**PROVIDED INFORMATION**
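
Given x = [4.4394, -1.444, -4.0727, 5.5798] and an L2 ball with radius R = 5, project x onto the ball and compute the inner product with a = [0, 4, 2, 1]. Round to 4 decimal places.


Step 1: Compute ||x|| (intermediates to 6 decimals).
||x|| = sqrt(4.4394^2 + (-1.444)^2 + (-4.0727)^2 + 5.5798^2) = 8.337533
Step 2: Project.
Since ||x|| > R, scale = R/||x|| = 5/8.337533 = 0.599698, proj(x) = scale * x
proj(x) = [2.662299, -0.865964, -2.44239, 3.346195]
Step 3: Dot product.
a^T * proj(x) = 0*2.662299 + 4*(-0.865964) + 2*(-2.44239) + 1*3.346195 = -5.0024


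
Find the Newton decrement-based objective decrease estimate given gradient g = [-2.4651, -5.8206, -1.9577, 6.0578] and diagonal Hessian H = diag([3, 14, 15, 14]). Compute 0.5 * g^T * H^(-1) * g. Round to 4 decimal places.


Step 1: H is diagonal, so H^(-1) * g = [-0.8217, -0.4158, -0.1305, 0.4327].
Step 2: g^T H^(-1) g = sum_i g_i^2 / H_ii
  = (-2.4651)^2/3 + (-5.8206)^2/14 + (-1.9577)^2/15 + (6.0578)^2/14
  = 2.0256 + 2.42 + 0.2555 + 2.6212 = 7.3222
Step 3: Objective decrease = 0.5 * g^T H^(-1) g = 3.6611


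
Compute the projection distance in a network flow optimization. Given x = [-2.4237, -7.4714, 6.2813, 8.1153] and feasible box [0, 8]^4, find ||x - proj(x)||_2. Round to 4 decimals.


Project each component onto [0, 8].
clip(-2.4237) = 0.0, clip(-7.4714) = 0.0, clip(6.2813) = 6.2813, clip(8.1153) = 8.0
Projection = [0.0, 0.0, 6.2813, 8.0]
Squared diffs: [5.8743, 55.8218, 0.0, 0.0133]
Distance = sqrt(61.7094) = 7.8555


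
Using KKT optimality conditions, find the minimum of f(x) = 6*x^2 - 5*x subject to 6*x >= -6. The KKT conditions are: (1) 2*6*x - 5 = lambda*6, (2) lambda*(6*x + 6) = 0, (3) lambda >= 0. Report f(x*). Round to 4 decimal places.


Step 1: Try lambda = 0 (constraint inactive).
Stationarity: 2*6*x - 5 = 0
x* = 5/(2*6) = 5/12 = 0.4167 (rounded; the exact value 5/12 is used below)
Check constraint: 6*0.4167 = 2.5002 >= -6 -- satisfied.
Step 2: Compute optimal value.
f(x*) = 6*(5/12)^2 - 5*(5/12) = -1.0417


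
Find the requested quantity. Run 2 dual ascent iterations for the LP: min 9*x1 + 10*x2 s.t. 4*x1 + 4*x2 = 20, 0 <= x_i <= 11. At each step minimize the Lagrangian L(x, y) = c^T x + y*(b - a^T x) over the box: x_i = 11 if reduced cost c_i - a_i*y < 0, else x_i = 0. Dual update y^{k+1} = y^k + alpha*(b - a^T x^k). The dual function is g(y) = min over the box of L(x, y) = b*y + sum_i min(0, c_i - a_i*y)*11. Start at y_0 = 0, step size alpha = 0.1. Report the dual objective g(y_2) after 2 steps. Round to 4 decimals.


Dual ascent for LP: min 9*x1 + 10*x2, 4*x1 + 4*x2 = 20, 0 <= x_i <= 11
Step 1: y^k = 0.0, reduced costs: (9.0, 10.0)
  x^k = (0.0, 0.0), subgradient = b - a^T x = 20.0
  y^{k+1} = 0.0 + 0.1*20.0 = 2.0
Step 2: y^k = 2.0, reduced costs: (1.0, 2.0)
  x^k = (0.0, 0.0), subgradient = b - a^T x = 20.0
  y^{k+1} = 2.0 + 0.1*20.0 = 4.0
Dual objective at y_2 = 4.0: reduced costs (-7.0, -6.0), box minimizer x = (11.0, 11.0)
g(y_2) = b*y + (c1 - a1*y)*x1 + (c2 - a2*y)*x2 = 20*4.0 + (-7.0)*11.0 + (-6.0)*11.0 = 80.0 - 77.0 - 66.0 = -63.0


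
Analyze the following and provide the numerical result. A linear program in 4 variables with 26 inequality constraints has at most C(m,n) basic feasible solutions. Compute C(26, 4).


Each vertex corresponds to some choice of n active constraints out of m, so the number of vertices is at most C(m, n) = m! / (n!(m-n)!).
m = 26, n = 4
Numerator: 26 * 25 * 24 * 23
Denominator: 4! = 24
C(26, 4) = 14950


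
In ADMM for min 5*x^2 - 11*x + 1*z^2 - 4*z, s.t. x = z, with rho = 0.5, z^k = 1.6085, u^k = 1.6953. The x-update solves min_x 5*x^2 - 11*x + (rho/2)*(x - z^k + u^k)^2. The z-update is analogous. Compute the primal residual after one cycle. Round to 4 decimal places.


ADMM iteration with rho = 0.5, z^k = 1.6085, u^k = 1.6953
Step 1: x-update.
Minimize 5*x^2 - 11*x + (0.5/2)*(x - 1.6085 + 1.6953)^2
FOC: (2*5 + 0.5)*x = 11 + 0.5*(1.6085 - 1.6953)
x^{k+1} = 1.0435
Step 2: z-update.
Minimize 1*z^2 - 4*z + (0.5/2)*(1.0435 - z + 1.6953)^2
FOC: (2*1 + 0.5)*z = 4 + 0.5*(1.0435 + 1.6953)
z^{k+1} = 2.1478
Step 3: u-update.
u^{k+1} = 1.6953 + 1.0435 - 2.1478 = 0.591
Step 4: Primal residual = |1.0435 - 2.1478| = 1.1043


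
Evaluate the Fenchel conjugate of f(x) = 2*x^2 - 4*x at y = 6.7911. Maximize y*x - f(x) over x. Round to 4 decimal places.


f*(y) = sup_x {y*x - a*x^2 - b*x} = sup_x {(y-b)*x - a*x^2}
FOC: (y - b) - 2a*x = 0 => x* = (y - b)/(2a)
x* = (6.7911 + 4)/(2*2) = 2.6978
f*(6.7911) = (y-b)^2/(4a) = (6.7911 + 4)^2/(4*2)
= 116.4478/8 = 14.556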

**WHAT YOU HAVE TO DO**
Return only what runs from the line containing "Analyze the following" to the last line of the records above, both ends included, exactly as written.

**RESULT FOR THIS EXERCISE**
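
Analyze the following and provide the numerical result. A linear program in 4 variables with 26 inequality constraints has at most C(m,n) basic feasible solutions. Compute C(26, 4).


Each vertex corresponds to some choice of n active constraints out of m, so the number of vertices is at most C(m, n) = m! / (n!(m-n)!).
m = 26, n = 4
Numerator: 26 * 25 * 24 * 23
Denominator: 4! = 24
C(26, 4) = 14950


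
In ADMM for min 5*x^2 - 11*x + 1*z^2 - 4*z, s.t. x = z, with rho = 0.5, z^k = 1.6085, u^k = 1.6953. The x-update solves min_x 5*x^2 - 11*x + (rho/2)*(x - z^k + u^k)^2. The z-update is analogous. Compute the primal residual after one cycle. Round to 4 decimal places.


ADMM iteration with rho = 0.5, z^k = 1.6085, u^k = 1.6953
Step 1: x-update.
Minimize 5*x^2 - 11*x + (0.5/2)*(x - 1.6085 + 1.6953)^2
FOC: (2*5 + 0.5)*x = 11 + 0.5*(1.6085 - 1.6953)
x^{k+1} = 1.0435
Step 2: z-update.
Minimize 1*z^2 - 4*z + (0.5/2)*(1.0435 - z + 1.6953)^2
FOC: (2*1 + 0.5)*z = 4 + 0.5*(1.0435 + 1.6953)
z^{k+1} = 2.1478
Step 3: u-update.
u^{k+1} = 1.6953 + 1.0435 - 2.1478 = 0.591
Step 4: Primal residual = |1.0435 - 2.1478| = 1.1043


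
Evaluate the Fenchel conjugate of f(x) = 2*x^2 - 4*x at y = 6.7911. Maximize y*x - f(x) over x. Round to 4 decimal places.


f*(y) = sup_x {y*x - a*x^2 - b*x} = sup_x {(y-b)*x - a*x^2}
FOC: (y - b) - 2a*x = 0 => x* = (y - b)/(2a)
x* = (6.7911 + 4)/(2*2) = 2.6978
f*(6.7911) = (y-b)^2/(4a) = (6.7911 + 4)^2/(4*2)
= 116.4478/8 = 14.556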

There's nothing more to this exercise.